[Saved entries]
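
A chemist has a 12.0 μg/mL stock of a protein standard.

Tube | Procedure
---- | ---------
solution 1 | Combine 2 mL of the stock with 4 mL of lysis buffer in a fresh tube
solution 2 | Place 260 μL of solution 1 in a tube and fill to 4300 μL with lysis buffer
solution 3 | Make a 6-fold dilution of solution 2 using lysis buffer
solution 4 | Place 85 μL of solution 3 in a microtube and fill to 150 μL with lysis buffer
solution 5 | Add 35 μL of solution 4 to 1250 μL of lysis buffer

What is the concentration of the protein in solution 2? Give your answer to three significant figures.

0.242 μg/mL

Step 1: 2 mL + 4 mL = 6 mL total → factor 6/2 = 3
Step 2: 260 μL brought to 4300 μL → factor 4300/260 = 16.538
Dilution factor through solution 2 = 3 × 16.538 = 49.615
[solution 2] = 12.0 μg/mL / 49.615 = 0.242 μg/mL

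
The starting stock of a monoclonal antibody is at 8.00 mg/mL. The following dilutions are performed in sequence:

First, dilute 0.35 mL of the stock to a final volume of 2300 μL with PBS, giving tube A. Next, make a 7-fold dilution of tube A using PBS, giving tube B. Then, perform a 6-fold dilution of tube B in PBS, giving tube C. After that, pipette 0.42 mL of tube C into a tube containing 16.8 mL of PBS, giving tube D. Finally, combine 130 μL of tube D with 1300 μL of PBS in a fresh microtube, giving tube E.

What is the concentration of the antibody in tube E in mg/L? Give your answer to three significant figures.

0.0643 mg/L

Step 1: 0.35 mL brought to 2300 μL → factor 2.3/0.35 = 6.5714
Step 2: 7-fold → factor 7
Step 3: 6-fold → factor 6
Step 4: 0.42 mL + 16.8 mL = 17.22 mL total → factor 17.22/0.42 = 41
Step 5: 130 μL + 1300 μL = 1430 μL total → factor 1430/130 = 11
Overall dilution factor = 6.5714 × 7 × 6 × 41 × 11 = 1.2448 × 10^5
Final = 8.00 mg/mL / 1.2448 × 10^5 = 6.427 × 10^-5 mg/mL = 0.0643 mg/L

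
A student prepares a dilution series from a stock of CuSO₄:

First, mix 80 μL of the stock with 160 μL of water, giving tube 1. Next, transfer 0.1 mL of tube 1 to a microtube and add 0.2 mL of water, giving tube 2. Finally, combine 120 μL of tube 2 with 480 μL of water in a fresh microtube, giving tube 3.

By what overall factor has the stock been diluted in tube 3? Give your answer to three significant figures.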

> Exercise prompt
Reproduce each line above that contains "Place".

> Answer for this exercise
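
solution 2 | Place 260 μL of solution 1 in a tube and fill to 4300 μL with lysis buffer
solution 4 | Place 85 μL of solution 3 in a microtube and fill to 150 μL with lysis buffer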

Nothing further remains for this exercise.